(Saved entries)
=== Begin Enclosure ===

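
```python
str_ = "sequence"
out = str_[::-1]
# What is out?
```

str_ has length 8. The slice str_[::-1] selects indices [7, 6, 5, 4, 3, 2, 1, 0] (7->'e', 6->'c', 5->'n', 4->'e', 3->'u', 2->'q', 1->'e', 0->'s'), giving 'ecneuqes'.

'ecneuqes'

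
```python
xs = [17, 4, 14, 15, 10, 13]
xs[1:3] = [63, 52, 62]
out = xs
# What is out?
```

xs starts as [17, 4, 14, 15, 10, 13] (length 6). The slice xs[1:3] covers indices [1, 2] with values [4, 14]. Replacing that slice with [63, 52, 62] (different length) produces [17, 63, 52, 62, 15, 10, 13].

[17, 63, 52, 62, 15, 10, 13]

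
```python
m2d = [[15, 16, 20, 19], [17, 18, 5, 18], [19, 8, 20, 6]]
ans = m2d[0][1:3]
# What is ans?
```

m2d[0] = [15, 16, 20, 19]. m2d[0] has length 4. The slice m2d[0][1:3] selects indices [1, 2] (1->16, 2->20), giving [16, 20].

[16, 20]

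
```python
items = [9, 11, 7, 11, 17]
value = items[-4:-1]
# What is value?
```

items has length 5. The slice items[-4:-1] selects indices [1, 2, 3] (1->11, 2->7, 3->11), giving [11, 7, 11].

[11, 7, 11]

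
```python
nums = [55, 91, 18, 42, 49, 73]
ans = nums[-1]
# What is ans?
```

nums has length 6. Negative index -1 maps to positive index 6 + (-1) = 5. nums[5] = 73.

73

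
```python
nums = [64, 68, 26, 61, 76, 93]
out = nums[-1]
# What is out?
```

nums has length 6. Negative index -1 maps to positive index 6 + (-1) = 5. nums[5] = 93.

93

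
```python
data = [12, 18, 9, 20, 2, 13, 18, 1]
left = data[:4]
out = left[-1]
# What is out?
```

data has length 8. The slice data[:4] selects indices [0, 1, 2, 3] (0->12, 1->18, 2->9, 3->20), giving [12, 18, 9, 20]. So left = [12, 18, 9, 20]. Then left[-1] = 20.

20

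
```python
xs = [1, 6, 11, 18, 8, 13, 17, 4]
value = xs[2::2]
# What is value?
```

xs has length 8. The slice xs[2::2] selects indices [2, 4, 6] (2->11, 4->8, 6->17), giving [11, 8, 17].

[11, 8, 17]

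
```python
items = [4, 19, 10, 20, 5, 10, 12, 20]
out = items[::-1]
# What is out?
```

items has length 8. The slice items[::-1] selects indices [7, 6, 5, 4, 3, 2, 1, 0] (7->20, 6->12, 5->10, 4->5, 3->20, 2->10, 1->19, 0->4), giving [20, 12, 10, 5, 20, 10, 19, 4].

[20, 12, 10, 5, 20, 10, 19, 4]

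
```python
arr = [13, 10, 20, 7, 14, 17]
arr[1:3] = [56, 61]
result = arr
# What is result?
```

arr starts as [13, 10, 20, 7, 14, 17] (length 6). The slice arr[1:3] covers indices [1, 2] with values [10, 20]. Replacing that slice with [56, 61] (same length) produces [13, 56, 61, 7, 14, 17].

[13, 56, 61, 7, 14, 17]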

=== End Enclosure ===

Write out each record exactly, without addition or omission.

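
```python
str_ = "sequence"
out = str_[::-1]
# What is out?
```

str_ has length 8. The slice str_[::-1] selects indices [7, 6, 5, 4, 3, 2, 1, 0] (7->'e', 6->'c', 5->'n', 4->'e', 3->'u', 2->'q', 1->'e', 0->'s'), giving 'ecneuqes'.

'ecneuqes'

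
```python
xs = [17, 4, 14, 15, 10, 13]
xs[1:3] = [63, 52, 62]
out = xs
# What is out?
```

xs starts as [17, 4, 14, 15, 10, 13] (length 6). The slice xs[1:3] covers indices [1, 2] with values [4, 14]. Replacing that slice with [63, 52, 62] (different length) produces [17, 63, 52, 62, 15, 10, 13].

[17, 63, 52, 62, 15, 10, 13]

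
```python
m2d = [[15, 16, 20, 19], [17, 18, 5, 18], [19, 8, 20, 6]]
ans = m2d[0][1:3]
# What is ans?
```

m2d[0] = [15, 16, 20, 19]. m2d[0] has length 4. The slice m2d[0][1:3] selects indices [1, 2] (1->16, 2->20), giving [16, 20].

[16, 20]

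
```python
items = [9, 11, 7, 11, 17]
value = items[-4:-1]
# What is value?
```

items has length 5. The slice items[-4:-1] selects indices [1, 2, 3] (1->11, 2->7, 3->11), giving [11, 7, 11].

[11, 7, 11]

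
```python
nums = [55, 91, 18, 42, 49, 73]
ans = nums[-1]
# What is ans?
```

nums has length 6. Negative index -1 maps to positive index 6 + (-1) = 5. nums[5] = 73.

73

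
```python
nums = [64, 68, 26, 61, 76, 93]
out = nums[-1]
# What is out?
```

nums has length 6. Negative index -1 maps to positive index 6 + (-1) = 5. nums[5] = 93.

93

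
```python
data = [12, 18, 9, 20, 2, 13, 18, 1]
left = data[:4]
out = left[-1]
# What is out?
```

data has length 8. The slice data[:4] selects indices [0, 1, 2, 3] (0->12, 1->18, 2->9, 3->20), giving [12, 18, 9, 20]. So left = [12, 18, 9, 20]. Then left[-1] = 20.

20

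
```python
xs = [1, 6, 11, 18, 8, 13, 17, 4]
value = xs[2::2]
# What is value?
```

xs has length 8. The slice xs[2::2] selects indices [2, 4, 6] (2->11, 4->8, 6->17), giving [11, 8, 17].

[11, 8, 17]

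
```python
items = [4, 19, 10, 20, 5, 10, 12, 20]
out = items[::-1]
# What is out?
```

items has length 8. The slice items[::-1] selects indices [7, 6, 5, 4, 3, 2, 1, 0] (7->20, 6->12, 5->10, 4->5, 3->20, 2->10, 1->19, 0->4), giving [20, 12, 10, 5, 20, 10, 19, 4].

[20, 12, 10, 5, 20, 10, 19, 4]

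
```python
arr = [13, 10, 20, 7, 14, 17]
arr[1:3] = [56, 61]
result = arr
# What is result?
```

arr starts as [13, 10, 20, 7, 14, 17] (length 6). The slice arr[1:3] covers indices [1, 2] with values [10, 20]. Replacing that slice with [56, 61] (same length) produces [13, 56, 61, 7, 14, 17].

[13, 56, 61, 7, 14, 17]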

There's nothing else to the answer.